**Exercise directions:** Once the data has been read, restate all of it exactly.

START Data excerpts

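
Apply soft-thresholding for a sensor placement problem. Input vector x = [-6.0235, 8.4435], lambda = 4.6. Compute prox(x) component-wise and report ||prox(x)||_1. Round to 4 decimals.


Soft-thresholding with lambda = 4.6:
prox(-6.0235) = sign(-6.0235)*max(|-6.0235| - 4.6, 0) = -1.4235
prox(8.4435) = sign(8.4435)*max(|8.4435| - 4.6, 0) = 3.8435
prox(x) = [-1.4235, 3.8435]
||prox(x)||_1 = 1.4235 + 3.8435 = 5.267


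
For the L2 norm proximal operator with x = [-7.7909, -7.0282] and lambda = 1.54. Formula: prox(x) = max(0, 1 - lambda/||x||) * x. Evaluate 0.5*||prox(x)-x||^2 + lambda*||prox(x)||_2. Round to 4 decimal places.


Step 1: Compute ||x||.
||x|| = 10.4926
Step 2: Compute scaling factor.
scale = max(0, 1 - 1.54/10.4926) = 0.8532
Step 3: prox(x) = [-6.6474, -5.9967]
||prox(x)|| = 8.9526
Step 4: Proximal objective.
0.5*||prox-x||^2 = 1.1858
lambda*||prox|| = 13.787
Total = 14.9727


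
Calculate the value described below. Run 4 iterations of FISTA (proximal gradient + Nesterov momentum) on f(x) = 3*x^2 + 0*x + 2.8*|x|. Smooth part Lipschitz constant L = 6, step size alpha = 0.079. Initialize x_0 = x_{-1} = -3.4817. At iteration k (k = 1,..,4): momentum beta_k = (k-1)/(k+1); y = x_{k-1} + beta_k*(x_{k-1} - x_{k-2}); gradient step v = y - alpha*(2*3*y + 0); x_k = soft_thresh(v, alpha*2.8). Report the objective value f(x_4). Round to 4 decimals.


FISTA on f(x) = 3*x^2 + 0*x + 2.8*|x|
L = 6, alpha = 0.079
Iteration 1: beta = 0.0, y = -3.4817 + 0.0*(-3.4817 + 3.4817) = -3.4817
  grad(y) = -20.8902, v = y - alpha*grad = -1.8314
  prox(v) = soft_thresh(-1.8314, 0.2212) = -1.6102
Iteration 2: beta = 0.3333, y = -1.6102 + 0.3333*(-1.6102 + 3.4817) = -0.9863
  grad(y) = -5.918, v = y - alpha*grad = -0.5188
  prox(v) = soft_thresh(-0.5188, 0.2212) = -0.2976
Iteration 3: beta = 0.5, y = -0.2976 + 0.5*(-0.2976 + 1.6102) = 0.3587
  grad(y) = 2.152, v = y - alpha*grad = 0.1887
  prox(v) = soft_thresh(0.1887, 0.2212) = 0.0
Iteration 4: beta = 0.6, y = 0.0 + 0.6*(0.0 + 0.2976) = 0.1786
  grad(y) = 1.0714, v = y - alpha*grad = 0.0939
  prox(v) = soft_thresh(0.0939, 0.2212) = 0.0
f(x_4) = 3*0.0^2 + 0*0.0 + 2.8*|0.0| = 0.0


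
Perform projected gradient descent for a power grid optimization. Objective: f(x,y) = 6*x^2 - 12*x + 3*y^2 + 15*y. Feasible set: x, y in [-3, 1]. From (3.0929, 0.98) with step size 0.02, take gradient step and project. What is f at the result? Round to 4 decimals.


Step 1: Compute gradient at (3.0929, 0.98).
grad_x = 2*6*3.0929 - 12 = 25.1148
grad_y = 2*3*0.98 + 15 = 20.88
Step 2: Gradient step.
x_raw = 3.0929 - 0.02*25.1148 = 2.5906
y_raw = 0.98 - 0.02*20.88 = 0.5624
Step 3: Project onto [-3, 1].
x_proj = clip(2.5906) = 1.0
y_proj = clip(0.5624) = 0.5624
Step 4: Evaluate f.
f(1.0, 0.5624) = 3.3849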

END Data excerpts

**Result for this exercise:**
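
Apply soft-thresholding for a sensor placement problem. Input vector x = [-6.0235, 8.4435], lambda = 4.6. Compute prox(x) component-wise and report ||prox(x)||_1. Round to 4 decimals.


Soft-thresholding with lambda = 4.6:
prox(-6.0235) = sign(-6.0235)*max(|-6.0235| - 4.6, 0) = -1.4235
prox(8.4435) = sign(8.4435)*max(|8.4435| - 4.6, 0) = 3.8435
prox(x) = [-1.4235, 3.8435]
||prox(x)||_1 = 1.4235 + 3.8435 = 5.267


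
For the L2 norm proximal operator with x = [-7.7909, -7.0282] and lambda = 1.54. Formula: prox(x) = max(0, 1 - lambda/||x||) * x. Evaluate 0.5*||prox(x)-x||^2 + lambda*||prox(x)||_2. Round to 4 decimal places.


Step 1: Compute ||x||.
||x|| = 10.4926
Step 2: Compute scaling factor.
scale = max(0, 1 - 1.54/10.4926) = 0.8532
Step 3: prox(x) = [-6.6474, -5.9967]
||prox(x)|| = 8.9526
Step 4: Proximal objective.
0.5*||prox-x||^2 = 1.1858
lambda*||prox|| = 13.787
Total = 14.9727


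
Calculate the value described below. Run 4 iterations of FISTA (proximal gradient + Nesterov momentum) on f(x) = 3*x^2 + 0*x + 2.8*|x|. Smooth part Lipschitz constant L = 6, step size alpha = 0.079. Initialize x_0 = x_{-1} = -3.4817. At iteration k (k = 1,..,4): momentum beta_k = (k-1)/(k+1); y = x_{k-1} + beta_k*(x_{k-1} - x_{k-2}); gradient step v = y - alpha*(2*3*y + 0); x_k = soft_thresh(v, alpha*2.8). Report the objective value f(x_4). Round to 4 decimals.


FISTA on f(x) = 3*x^2 + 0*x + 2.8*|x|
L = 6, alpha = 0.079
Iteration 1: beta = 0.0, y = -3.4817 + 0.0*(-3.4817 + 3.4817) = -3.4817
  grad(y) = -20.8902, v = y - alpha*grad = -1.8314
  prox(v) = soft_thresh(-1.8314, 0.2212) = -1.6102
Iteration 2: beta = 0.3333, y = -1.6102 + 0.3333*(-1.6102 + 3.4817) = -0.9863
  grad(y) = -5.918, v = y - alpha*grad = -0.5188
  prox(v) = soft_thresh(-0.5188, 0.2212) = -0.2976
Iteration 3: beta = 0.5, y = -0.2976 + 0.5*(-0.2976 + 1.6102) = 0.3587
  grad(y) = 2.152, v = y - alpha*grad = 0.1887
  prox(v) = soft_thresh(0.1887, 0.2212) = 0.0
Iteration 4: beta = 0.6, y = 0.0 + 0.6*(0.0 + 0.2976) = 0.1786
  grad(y) = 1.0714, v = y - alpha*grad = 0.0939
  prox(v) = soft_thresh(0.0939, 0.2212) = 0.0
f(x_4) = 3*0.0^2 + 0*0.0 + 2.8*|0.0| = 0.0


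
Perform projected gradient descent for a power grid optimization. Objective: f(x,y) = 6*x^2 - 12*x + 3*y^2 + 15*y. Feasible set: x, y in [-3, 1]. From (3.0929, 0.98) with step size 0.02, take gradient step and project. What is f at the result? Round to 4 decimals.


Step 1: Compute gradient at (3.0929, 0.98).
grad_x = 2*6*3.0929 - 12 = 25.1148
grad_y = 2*3*0.98 + 15 = 20.88
Step 2: Gradient step.
x_raw = 3.0929 - 0.02*25.1148 = 2.5906
y_raw = 0.98 - 0.02*20.88 = 0.5624
Step 3: Project onto [-3, 1].
x_proj = clip(2.5906) = 1.0
y_proj = clip(0.5624) = 0.5624
Step 4: Evaluate f.
f(1.0, 0.5624) = 3.3849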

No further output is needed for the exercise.